**SUPPLIED RECORDS**

^^^^^^^^^^^^^^^^

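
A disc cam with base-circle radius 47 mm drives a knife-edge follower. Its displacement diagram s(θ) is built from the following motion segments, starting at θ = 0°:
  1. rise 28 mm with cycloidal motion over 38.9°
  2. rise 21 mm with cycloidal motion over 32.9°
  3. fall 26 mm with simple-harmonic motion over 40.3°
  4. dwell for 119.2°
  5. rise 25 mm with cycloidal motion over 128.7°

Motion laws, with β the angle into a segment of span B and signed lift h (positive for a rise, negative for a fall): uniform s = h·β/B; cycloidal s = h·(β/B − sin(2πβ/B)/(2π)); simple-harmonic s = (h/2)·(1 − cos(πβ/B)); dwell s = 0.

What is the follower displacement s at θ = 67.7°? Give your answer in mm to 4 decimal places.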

^^^^^^^^^^^^^^^^

**ASSIGNMENT**
Only a verbatim transcription of the lines from the one containing "1. rise 28 mm" through the last line of the records counts as the answer.

**OUTPUT**
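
  1. rise 28 mm with cycloidal motion over 38.9°
  2. rise 21 mm with cycloidal motion over 32.9°
  3. fall 26 mm with simple-harmonic motion over 40.3°
  4. dwell for 119.2°
  5. rise 25 mm with cycloidal motion over 128.7°

Motion laws, with β the angle into a segment of span B and signed lift h (positive for a rise, negative for a fall): uniform s = h·β/B; cycloidal s = h·(β/B − sin(2πβ/B)/(2π)); simple-harmonic s = (h/2)·(1 − cos(πβ/B)); dwell s = 0.

What is the follower displacement s at θ = 67.7°? Give your answer in mm to 4 decimal places.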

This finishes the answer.